## Exercise instructions
Reproduce the listing verbatim through the line with "The sample has dark".

++++++++++

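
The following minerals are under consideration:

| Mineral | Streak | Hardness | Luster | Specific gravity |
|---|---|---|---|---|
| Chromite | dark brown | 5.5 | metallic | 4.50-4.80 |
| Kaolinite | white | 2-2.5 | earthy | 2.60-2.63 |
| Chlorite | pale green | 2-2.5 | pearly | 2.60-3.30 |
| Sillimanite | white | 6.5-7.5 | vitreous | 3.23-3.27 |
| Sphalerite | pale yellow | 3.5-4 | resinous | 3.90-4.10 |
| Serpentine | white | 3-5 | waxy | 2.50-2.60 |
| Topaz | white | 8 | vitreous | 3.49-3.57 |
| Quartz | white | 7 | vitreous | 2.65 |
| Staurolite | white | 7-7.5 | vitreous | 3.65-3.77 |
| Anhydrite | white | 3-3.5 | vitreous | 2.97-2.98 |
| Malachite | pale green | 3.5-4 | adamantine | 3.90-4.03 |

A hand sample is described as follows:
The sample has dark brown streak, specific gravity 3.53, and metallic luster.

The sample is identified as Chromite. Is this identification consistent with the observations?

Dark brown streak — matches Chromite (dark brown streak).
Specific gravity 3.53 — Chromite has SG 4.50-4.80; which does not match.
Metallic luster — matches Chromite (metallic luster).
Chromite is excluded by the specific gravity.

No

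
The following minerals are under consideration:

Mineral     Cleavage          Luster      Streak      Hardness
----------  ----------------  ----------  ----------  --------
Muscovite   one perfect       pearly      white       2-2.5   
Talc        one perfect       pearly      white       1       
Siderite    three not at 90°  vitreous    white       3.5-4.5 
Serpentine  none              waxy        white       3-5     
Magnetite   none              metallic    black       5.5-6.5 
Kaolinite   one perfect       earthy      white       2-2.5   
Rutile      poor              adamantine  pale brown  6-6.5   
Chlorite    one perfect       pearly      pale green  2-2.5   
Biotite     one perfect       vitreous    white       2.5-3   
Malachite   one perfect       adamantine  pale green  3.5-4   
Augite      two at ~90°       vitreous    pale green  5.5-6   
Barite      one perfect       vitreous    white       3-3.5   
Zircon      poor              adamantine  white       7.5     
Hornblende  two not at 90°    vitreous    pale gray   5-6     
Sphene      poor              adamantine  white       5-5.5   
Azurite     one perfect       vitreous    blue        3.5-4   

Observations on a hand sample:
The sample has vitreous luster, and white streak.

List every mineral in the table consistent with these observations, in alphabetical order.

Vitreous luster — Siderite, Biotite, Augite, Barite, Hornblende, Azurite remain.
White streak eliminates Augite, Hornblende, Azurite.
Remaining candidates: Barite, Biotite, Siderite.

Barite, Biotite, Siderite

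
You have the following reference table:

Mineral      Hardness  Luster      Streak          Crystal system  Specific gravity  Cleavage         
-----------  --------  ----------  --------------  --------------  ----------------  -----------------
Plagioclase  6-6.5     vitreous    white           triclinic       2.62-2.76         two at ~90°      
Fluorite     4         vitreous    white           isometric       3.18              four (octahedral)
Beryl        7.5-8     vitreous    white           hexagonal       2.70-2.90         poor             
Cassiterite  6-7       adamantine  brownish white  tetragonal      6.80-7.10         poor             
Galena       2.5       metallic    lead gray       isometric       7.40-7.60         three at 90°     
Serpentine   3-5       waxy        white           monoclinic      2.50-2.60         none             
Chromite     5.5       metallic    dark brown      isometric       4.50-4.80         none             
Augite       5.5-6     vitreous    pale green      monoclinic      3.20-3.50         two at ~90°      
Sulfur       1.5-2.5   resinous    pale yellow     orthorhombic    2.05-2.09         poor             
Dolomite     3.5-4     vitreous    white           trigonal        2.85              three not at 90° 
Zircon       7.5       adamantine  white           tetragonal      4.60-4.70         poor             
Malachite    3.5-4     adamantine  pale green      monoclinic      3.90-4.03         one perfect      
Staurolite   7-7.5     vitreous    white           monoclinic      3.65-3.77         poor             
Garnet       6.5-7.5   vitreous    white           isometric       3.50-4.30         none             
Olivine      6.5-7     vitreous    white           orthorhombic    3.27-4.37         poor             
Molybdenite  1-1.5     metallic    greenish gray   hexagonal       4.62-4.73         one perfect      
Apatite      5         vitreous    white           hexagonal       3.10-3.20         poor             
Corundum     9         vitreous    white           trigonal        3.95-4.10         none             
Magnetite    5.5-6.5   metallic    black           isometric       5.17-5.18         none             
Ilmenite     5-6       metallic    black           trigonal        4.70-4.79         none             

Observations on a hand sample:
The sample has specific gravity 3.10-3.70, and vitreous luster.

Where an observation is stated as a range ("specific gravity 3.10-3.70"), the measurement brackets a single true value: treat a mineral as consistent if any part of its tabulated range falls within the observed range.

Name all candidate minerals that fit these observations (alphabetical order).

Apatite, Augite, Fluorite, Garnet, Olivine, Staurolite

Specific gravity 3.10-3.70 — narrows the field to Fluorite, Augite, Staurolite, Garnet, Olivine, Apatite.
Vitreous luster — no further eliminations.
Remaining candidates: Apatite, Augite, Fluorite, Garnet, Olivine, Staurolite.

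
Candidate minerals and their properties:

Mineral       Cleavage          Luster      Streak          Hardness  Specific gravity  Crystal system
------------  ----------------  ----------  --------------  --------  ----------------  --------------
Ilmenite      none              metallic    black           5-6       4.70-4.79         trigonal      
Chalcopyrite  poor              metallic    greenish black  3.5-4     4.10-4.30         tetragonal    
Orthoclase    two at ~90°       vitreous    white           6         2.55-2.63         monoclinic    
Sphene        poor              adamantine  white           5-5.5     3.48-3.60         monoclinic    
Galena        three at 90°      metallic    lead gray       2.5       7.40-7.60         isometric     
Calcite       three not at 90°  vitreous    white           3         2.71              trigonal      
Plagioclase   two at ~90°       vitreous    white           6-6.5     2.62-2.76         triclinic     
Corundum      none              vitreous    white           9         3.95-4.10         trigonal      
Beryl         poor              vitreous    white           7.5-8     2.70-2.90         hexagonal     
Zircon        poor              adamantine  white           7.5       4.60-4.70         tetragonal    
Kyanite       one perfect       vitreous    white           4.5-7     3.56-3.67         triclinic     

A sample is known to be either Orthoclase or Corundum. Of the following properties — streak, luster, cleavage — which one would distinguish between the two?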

++++++++++

## Output below
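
The following minerals are under consideration:

| Mineral | Streak | Hardness | Luster | Specific gravity |
|---|---|---|---|---|
| Chromite | dark brown | 5.5 | metallic | 4.50-4.80 |
| Kaolinite | white | 2-2.5 | earthy | 2.60-2.63 |
| Chlorite | pale green | 2-2.5 | pearly | 2.60-3.30 |
| Sillimanite | white | 6.5-7.5 | vitreous | 3.23-3.27 |
| Sphalerite | pale yellow | 3.5-4 | resinous | 3.90-4.10 |
| Serpentine | white | 3-5 | waxy | 2.50-2.60 |
| Topaz | white | 8 | vitreous | 3.49-3.57 |
| Quartz | white | 7 | vitreous | 2.65 |
| Staurolite | white | 7-7.5 | vitreous | 3.65-3.77 |
| Anhydrite | white | 3-3.5 | vitreous | 2.97-2.98 |
| Malachite | pale green | 3.5-4 | adamantine | 3.90-4.03 |

A hand sample is described as follows:
The sample has dark brown streak, specific gravity 3.53, and metallic luster.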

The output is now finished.